=== Description of the task ===
Return the lines from the line containing "Arrange 15 balls: 4" through the last line of the material below, exactly as they appear and with no others.

[[ Data records open ]]

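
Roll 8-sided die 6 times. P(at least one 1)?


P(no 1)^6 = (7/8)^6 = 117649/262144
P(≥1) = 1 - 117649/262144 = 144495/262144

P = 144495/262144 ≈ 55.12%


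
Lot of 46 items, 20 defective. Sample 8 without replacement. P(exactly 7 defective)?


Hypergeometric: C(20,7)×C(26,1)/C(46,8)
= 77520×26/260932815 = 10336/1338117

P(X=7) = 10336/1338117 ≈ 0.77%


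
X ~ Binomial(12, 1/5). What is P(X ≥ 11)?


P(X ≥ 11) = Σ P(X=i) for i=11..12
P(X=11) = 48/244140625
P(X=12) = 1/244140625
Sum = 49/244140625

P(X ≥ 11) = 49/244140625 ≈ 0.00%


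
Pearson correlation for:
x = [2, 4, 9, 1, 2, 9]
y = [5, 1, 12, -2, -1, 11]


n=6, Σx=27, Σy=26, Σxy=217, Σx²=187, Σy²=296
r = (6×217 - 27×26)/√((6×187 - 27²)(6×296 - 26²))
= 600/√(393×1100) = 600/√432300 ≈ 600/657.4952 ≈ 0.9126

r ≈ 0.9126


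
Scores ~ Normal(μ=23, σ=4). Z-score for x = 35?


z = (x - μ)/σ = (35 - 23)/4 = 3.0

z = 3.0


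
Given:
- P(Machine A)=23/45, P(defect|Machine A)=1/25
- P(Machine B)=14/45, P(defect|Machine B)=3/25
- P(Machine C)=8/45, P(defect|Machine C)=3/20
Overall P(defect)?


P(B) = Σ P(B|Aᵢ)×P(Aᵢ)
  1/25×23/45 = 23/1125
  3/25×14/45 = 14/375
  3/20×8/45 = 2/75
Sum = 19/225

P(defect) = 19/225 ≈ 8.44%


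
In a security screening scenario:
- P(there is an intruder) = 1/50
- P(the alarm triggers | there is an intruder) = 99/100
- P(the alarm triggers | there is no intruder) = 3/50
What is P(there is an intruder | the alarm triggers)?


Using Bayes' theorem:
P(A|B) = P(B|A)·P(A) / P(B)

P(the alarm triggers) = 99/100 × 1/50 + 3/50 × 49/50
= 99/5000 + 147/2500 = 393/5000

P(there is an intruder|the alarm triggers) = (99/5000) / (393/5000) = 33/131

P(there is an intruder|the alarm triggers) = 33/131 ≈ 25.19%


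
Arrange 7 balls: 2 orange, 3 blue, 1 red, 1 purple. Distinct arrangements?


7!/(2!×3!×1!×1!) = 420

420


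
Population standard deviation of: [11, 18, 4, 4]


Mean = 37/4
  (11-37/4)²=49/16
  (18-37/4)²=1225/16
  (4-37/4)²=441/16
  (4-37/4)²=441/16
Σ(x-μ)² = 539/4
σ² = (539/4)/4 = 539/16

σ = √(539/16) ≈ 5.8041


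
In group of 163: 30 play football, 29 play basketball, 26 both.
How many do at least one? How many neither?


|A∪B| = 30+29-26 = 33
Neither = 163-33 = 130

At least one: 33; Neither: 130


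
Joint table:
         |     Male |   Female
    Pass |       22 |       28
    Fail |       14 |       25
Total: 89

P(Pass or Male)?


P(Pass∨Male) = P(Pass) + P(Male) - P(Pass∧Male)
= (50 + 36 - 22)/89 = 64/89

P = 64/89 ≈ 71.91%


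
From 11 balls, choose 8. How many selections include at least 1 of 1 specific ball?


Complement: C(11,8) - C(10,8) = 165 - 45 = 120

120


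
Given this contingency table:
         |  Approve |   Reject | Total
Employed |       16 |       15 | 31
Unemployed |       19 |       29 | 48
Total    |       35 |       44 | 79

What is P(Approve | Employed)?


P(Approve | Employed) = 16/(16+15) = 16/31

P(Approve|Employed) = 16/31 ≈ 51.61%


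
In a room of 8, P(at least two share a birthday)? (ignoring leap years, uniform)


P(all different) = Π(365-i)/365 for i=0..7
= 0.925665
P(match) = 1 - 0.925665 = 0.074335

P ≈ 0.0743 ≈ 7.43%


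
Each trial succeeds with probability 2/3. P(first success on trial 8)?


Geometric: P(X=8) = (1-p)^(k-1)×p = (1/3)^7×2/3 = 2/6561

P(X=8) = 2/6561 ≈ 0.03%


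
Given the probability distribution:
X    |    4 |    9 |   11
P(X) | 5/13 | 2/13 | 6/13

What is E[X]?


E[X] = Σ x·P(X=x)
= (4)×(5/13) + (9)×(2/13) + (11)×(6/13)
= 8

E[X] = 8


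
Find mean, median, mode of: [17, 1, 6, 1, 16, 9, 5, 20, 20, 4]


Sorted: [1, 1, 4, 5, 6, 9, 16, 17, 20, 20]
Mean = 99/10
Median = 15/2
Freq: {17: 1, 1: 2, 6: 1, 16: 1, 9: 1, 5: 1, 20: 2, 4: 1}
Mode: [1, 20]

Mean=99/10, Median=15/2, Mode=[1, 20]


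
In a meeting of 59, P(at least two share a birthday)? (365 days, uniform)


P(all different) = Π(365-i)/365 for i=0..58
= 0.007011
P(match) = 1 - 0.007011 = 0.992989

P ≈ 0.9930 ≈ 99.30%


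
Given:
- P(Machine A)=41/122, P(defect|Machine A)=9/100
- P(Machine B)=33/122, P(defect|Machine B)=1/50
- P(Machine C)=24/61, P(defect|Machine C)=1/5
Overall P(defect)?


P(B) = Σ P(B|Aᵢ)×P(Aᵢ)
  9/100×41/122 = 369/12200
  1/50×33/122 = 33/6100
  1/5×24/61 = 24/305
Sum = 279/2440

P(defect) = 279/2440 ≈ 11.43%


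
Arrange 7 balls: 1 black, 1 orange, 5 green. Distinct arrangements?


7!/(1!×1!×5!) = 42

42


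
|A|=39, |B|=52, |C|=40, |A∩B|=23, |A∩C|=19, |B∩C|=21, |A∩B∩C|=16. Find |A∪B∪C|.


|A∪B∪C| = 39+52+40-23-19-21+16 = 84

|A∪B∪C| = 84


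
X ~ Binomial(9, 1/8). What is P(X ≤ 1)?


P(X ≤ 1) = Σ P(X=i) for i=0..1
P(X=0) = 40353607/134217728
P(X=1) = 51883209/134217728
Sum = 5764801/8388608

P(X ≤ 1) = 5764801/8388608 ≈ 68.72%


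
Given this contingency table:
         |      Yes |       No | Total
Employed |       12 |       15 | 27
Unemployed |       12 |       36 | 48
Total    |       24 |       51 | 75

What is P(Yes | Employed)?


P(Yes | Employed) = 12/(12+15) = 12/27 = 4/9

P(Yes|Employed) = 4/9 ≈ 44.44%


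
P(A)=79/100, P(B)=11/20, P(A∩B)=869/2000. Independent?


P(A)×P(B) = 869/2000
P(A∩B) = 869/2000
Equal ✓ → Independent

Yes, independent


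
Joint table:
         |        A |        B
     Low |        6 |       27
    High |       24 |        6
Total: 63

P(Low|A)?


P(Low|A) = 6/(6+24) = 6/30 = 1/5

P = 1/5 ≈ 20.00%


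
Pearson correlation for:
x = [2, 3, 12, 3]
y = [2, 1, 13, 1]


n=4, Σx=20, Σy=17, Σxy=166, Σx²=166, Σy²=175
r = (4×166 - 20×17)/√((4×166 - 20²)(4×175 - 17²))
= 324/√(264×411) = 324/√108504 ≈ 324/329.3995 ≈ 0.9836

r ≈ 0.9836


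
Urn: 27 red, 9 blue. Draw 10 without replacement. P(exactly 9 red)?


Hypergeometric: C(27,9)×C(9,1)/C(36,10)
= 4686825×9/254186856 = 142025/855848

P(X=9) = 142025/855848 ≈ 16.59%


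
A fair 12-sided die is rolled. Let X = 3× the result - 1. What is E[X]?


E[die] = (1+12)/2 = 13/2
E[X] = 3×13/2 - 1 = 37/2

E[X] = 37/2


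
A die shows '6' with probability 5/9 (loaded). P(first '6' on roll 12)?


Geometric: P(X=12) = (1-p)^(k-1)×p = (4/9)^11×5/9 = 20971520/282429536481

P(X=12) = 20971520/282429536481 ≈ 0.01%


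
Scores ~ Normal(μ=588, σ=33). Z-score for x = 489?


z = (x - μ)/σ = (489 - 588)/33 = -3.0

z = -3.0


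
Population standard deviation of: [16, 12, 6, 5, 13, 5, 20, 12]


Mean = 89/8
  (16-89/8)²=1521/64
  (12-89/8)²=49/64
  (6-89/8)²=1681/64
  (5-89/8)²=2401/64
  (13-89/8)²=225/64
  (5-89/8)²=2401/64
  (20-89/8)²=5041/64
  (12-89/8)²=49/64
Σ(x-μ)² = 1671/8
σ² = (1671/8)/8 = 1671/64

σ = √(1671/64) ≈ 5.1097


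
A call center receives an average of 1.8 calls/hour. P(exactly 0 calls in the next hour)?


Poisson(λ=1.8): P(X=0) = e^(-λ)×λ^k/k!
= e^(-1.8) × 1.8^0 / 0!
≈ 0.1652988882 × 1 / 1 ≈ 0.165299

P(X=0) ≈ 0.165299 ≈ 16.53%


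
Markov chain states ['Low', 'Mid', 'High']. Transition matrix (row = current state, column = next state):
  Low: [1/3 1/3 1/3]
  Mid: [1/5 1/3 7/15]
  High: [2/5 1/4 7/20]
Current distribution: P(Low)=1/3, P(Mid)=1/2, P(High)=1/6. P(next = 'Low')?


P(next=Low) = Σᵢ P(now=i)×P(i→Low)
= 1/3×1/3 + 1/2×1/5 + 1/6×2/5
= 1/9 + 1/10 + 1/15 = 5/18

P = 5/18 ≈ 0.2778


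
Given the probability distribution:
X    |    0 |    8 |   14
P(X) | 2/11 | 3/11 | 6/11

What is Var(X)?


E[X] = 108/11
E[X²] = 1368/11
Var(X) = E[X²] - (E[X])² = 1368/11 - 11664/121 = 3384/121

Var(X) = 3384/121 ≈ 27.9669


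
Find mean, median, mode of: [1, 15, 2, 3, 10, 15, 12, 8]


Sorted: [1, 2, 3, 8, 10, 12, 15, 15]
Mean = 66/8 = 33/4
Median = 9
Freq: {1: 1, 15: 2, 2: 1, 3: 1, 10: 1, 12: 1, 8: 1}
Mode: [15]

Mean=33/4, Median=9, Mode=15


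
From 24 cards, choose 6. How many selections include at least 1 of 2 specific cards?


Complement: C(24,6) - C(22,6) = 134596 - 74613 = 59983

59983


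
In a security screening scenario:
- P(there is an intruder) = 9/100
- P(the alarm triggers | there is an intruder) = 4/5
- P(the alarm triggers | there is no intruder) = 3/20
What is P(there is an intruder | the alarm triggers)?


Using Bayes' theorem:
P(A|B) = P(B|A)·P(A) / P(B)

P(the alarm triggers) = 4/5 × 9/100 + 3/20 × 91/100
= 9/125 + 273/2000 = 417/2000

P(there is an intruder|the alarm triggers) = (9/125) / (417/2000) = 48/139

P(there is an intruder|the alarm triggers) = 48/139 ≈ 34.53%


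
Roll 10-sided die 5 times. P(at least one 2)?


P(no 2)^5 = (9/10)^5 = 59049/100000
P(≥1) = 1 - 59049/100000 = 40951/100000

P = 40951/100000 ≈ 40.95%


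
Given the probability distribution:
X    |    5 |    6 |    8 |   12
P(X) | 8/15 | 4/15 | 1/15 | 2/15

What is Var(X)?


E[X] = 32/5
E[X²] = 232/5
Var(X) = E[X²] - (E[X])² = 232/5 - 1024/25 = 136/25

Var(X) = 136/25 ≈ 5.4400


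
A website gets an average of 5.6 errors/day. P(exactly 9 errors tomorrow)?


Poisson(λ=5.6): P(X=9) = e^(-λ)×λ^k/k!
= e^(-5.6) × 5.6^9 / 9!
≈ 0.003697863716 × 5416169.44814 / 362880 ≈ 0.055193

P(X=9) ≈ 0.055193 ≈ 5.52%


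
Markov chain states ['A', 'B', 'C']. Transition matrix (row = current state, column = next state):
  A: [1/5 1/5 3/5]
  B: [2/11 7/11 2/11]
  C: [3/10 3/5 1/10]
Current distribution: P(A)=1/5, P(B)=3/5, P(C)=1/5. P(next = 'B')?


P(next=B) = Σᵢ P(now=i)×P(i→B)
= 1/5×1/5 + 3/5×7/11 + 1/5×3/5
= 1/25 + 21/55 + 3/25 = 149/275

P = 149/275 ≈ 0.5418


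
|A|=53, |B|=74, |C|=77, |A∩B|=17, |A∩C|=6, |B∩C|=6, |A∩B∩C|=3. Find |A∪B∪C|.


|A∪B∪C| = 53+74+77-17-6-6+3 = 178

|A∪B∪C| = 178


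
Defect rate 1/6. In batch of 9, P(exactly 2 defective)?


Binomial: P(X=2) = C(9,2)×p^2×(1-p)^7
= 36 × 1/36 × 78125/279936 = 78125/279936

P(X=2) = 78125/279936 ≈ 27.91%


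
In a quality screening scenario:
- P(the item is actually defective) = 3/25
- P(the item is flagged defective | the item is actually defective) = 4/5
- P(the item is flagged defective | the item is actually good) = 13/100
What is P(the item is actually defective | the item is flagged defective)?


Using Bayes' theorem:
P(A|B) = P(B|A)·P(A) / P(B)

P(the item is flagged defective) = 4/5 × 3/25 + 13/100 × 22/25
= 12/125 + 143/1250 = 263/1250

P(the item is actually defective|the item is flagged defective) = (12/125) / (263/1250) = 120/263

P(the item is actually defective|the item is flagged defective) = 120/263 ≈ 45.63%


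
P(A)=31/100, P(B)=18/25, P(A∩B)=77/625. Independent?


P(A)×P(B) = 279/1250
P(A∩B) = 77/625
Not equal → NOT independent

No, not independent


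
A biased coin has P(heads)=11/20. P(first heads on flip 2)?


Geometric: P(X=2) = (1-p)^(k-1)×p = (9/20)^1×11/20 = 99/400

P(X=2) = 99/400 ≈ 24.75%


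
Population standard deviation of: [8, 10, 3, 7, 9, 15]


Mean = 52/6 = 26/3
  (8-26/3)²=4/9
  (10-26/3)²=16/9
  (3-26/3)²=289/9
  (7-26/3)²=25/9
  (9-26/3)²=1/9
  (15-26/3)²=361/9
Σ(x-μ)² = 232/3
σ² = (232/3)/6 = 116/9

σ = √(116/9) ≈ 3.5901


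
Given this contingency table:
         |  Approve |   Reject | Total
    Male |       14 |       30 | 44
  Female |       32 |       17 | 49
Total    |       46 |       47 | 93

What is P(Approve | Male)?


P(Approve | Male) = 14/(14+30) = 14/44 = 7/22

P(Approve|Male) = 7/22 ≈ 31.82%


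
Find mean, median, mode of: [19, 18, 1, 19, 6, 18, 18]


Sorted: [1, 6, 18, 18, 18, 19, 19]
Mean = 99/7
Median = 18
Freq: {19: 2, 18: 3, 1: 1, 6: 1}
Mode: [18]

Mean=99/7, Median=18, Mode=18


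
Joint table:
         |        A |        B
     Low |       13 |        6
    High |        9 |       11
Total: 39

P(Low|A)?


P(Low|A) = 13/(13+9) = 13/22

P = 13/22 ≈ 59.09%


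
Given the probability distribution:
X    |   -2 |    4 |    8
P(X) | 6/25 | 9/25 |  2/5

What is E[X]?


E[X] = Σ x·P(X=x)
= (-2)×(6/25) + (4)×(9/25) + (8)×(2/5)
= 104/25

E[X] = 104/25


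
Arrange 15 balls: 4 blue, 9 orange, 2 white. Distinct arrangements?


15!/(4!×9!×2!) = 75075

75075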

[[ Data records closed ]]

=== Answer to this exercise ===
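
Arrange 15 balls: 4 blue, 9 orange, 2 white. Distinct arrangements?


15!/(4!×9!×2!) = 75075

75075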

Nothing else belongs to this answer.